====== Records provided
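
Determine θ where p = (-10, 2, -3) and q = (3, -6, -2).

p·q = (-10)·3 + 2·(-6) + (-3)·(-2) = -30 - 12 + 6 = -36
|p| = √((-10)² + 2² + (-3)²) = √113 ≈ 10.63
|q| = √(3² + (-6)² + (-2)²) = √49 ≈ 7
cos θ = (p·q)/(|p||q|) = -36/(10.63·7) ≈ -0.4838
θ = arccos(-0.4838) ≈ 118.9°

118.9°


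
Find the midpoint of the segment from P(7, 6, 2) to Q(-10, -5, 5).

M = ((x₁+x₂)/2, (y₁+y₂)/2, (z₁+z₂)/2)
  = ((7 - 10)/2, (6 - 5)/2, (2 + 5)/2)
  = (-3/2, 1/2, 7/2)
  = (-1.5, 0.5, 3.5)

(-1.5, 0.5, 3.5)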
============
> [Exercise brief]
Each line of the data is to be transcribed exactly, with nothing left out.

> [Exercise result]
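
Determine θ where p = (-10, 2, -3) and q = (3, -6, -2).

p·q = (-10)·3 + 2·(-6) + (-3)·(-2) = -30 - 12 + 6 = -36
|p| = √((-10)² + 2² + (-3)²) = √113 ≈ 10.63
|q| = √(3² + (-6)² + (-2)²) = √49 ≈ 7
cos θ = (p·q)/(|p||q|) = -36/(10.63·7) ≈ -0.4838
θ = arccos(-0.4838) ≈ 118.9°

118.9°


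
Find the midpoint of the segment from P(7, 6, 2) to Q(-10, -5, 5).

M = ((x₁+x₂)/2, (y₁+y₂)/2, (z₁+z₂)/2)
  = ((7 - 10)/2, (6 - 5)/2, (2 + 5)/2)
  = (-3/2, 1/2, 7/2)
  = (-1.5, 0.5, 3.5)

(-1.5, 0.5, 3.5)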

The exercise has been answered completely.